**Aim of the exercise**
Spot each line in the data below containing "fault" and copy it.

**Material for this exercise**
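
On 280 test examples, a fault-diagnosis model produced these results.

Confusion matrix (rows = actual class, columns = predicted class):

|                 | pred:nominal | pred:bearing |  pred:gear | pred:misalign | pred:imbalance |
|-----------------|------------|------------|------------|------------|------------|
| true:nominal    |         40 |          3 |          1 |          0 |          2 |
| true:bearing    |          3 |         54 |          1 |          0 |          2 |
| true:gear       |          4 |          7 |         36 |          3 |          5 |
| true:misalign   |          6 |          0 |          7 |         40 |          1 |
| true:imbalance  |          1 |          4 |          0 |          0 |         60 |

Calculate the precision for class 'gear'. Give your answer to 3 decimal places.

0.800

One-vs-rest for 'gear': TP = diagonal; FP = other classes predicted 'gear'; FN = 'gear' predicted as other.
precision = TP/(TP+FP).
gear: TP=36, FP=1+1+7+0=9 → 36/45 = 0.8000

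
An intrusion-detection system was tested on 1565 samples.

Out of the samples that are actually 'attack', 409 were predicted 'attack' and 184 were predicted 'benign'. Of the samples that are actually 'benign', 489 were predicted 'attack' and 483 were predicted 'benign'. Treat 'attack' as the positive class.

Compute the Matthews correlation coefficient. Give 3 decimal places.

MCC = (TP·TN − FP·FN) / √((TP+FP)(TP+FN)(TN+FP)(TN+FN))
Numerator = 409·483 − 489·184 = 107571
Denominator = √(898·593·972·667) = √345241606536 = 587572.6394
MCC = 107571 / 587572.6394 = 0.183

0.183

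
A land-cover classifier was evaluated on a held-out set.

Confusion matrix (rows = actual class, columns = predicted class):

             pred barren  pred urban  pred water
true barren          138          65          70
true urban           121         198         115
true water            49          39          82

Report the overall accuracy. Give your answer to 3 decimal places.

0.477

Accuracy = trace / total = (138+198+82=418) / 877 = 418/877 = 0.477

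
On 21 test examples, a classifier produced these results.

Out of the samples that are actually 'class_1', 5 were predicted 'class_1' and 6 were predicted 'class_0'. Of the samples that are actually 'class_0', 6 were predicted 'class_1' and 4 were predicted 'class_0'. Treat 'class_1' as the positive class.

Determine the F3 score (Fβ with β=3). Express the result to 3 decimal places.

Fβ = (1+β²)·TP / ((1+β²)·TP + β²·FN + FP), with β²=9
= 10·5 / (10·5 + 9·6 + 6) = 0.455

0.455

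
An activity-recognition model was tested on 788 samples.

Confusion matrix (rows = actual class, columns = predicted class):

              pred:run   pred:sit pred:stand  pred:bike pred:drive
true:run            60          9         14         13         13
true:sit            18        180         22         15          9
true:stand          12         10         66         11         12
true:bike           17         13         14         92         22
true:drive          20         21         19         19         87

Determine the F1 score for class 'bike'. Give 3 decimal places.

0.597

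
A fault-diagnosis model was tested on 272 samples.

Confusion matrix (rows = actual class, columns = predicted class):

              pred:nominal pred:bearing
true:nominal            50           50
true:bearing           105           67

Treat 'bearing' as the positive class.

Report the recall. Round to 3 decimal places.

0.390

Recall = TP/(TP+FN) = 67/(67+105) = 67/172 = 0.390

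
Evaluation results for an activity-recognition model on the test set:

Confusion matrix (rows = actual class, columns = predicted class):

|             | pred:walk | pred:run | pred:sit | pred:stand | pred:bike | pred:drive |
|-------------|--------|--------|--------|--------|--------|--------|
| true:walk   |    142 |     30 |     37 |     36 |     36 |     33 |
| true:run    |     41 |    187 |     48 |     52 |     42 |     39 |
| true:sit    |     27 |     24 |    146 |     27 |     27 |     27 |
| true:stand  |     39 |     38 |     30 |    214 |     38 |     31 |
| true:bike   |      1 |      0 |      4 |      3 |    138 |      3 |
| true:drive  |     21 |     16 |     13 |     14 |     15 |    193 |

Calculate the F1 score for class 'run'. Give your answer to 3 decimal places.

Treat 'run' as positive and all other classes as negative.
F1 score = 2·TP/(2·TP+FP+FN).
run: TP=187, FP=30+24+38+0+16=108, FN=41+48+52+42+39=222 → 374/704 = 0.5313

0.531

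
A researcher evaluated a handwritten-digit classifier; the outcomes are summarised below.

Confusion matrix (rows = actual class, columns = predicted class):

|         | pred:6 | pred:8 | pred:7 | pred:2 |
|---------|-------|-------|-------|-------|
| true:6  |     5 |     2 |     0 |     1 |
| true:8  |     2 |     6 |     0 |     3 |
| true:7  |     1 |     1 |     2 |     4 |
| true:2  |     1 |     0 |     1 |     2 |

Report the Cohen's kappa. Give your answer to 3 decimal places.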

**Output of the exercise**
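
On 280 test examples, a fault-diagnosis model produced these results.
A fault-diagnosis model was tested on 272 samples.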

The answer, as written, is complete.